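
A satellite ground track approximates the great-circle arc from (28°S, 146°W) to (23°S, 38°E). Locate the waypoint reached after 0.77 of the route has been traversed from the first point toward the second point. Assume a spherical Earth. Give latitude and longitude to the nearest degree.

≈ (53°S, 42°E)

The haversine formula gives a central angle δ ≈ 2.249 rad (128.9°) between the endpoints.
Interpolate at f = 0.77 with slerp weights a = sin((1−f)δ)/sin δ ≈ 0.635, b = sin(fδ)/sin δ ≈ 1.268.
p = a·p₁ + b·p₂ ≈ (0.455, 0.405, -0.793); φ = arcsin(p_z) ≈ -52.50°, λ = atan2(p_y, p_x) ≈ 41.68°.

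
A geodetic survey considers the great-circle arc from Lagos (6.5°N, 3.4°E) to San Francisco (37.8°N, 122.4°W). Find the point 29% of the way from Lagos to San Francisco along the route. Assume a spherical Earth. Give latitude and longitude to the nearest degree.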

══════

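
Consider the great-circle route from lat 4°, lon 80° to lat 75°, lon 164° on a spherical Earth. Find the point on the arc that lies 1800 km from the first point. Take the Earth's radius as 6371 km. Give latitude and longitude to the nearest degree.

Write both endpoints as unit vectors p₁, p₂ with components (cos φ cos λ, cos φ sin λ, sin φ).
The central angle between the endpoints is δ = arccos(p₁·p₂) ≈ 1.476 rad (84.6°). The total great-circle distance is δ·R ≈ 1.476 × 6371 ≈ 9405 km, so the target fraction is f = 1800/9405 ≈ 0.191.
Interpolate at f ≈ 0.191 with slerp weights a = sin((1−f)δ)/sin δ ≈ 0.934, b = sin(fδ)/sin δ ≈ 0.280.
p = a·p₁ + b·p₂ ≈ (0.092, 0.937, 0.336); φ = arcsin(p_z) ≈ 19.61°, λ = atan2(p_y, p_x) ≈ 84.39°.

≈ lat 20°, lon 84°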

══════

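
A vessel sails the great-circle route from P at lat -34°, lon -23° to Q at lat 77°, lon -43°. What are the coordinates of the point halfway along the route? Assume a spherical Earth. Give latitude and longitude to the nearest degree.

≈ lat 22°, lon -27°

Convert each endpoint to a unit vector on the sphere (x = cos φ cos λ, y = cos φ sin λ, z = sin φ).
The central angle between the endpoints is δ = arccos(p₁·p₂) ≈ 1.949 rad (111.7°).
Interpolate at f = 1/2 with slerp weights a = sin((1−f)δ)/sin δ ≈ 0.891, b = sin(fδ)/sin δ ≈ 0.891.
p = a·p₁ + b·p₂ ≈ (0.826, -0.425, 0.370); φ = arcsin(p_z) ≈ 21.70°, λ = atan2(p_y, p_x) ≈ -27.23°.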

══════

Problem »
Would you please copy exactly the part of the entries above that begins at the line containing "A satellite ground" and ends at the line containing "A geodetic survey", both lines included?

Completed task »
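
A satellite ground track approximates the great-circle arc from (28°S, 146°W) to (23°S, 38°E). Locate the waypoint reached after 0.77 of the route has been traversed from the first point toward the second point. Assume a spherical Earth. Give latitude and longitude to the nearest degree.

≈ (53°S, 42°E)

The haversine formula gives a central angle δ ≈ 2.249 rad (128.9°) between the endpoints.
Interpolate at f = 0.77 with slerp weights a = sin((1−f)δ)/sin δ ≈ 0.635, b = sin(fδ)/sin δ ≈ 1.268.
p = a·p₁ + b·p₂ ≈ (0.455, 0.405, -0.793); φ = arcsin(p_z) ≈ -52.50°, λ = atan2(p_y, p_x) ≈ 41.68°.

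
A geodetic survey considers the great-circle arc from Lagos (6.5°N, 3.4°E) to San Francisco (37.8°N, 122.4°W). Find the point 29% of the way from Lagos to San Francisco along the route. Assume a spherical Earth. Give latitude and longitude to the nearest degree.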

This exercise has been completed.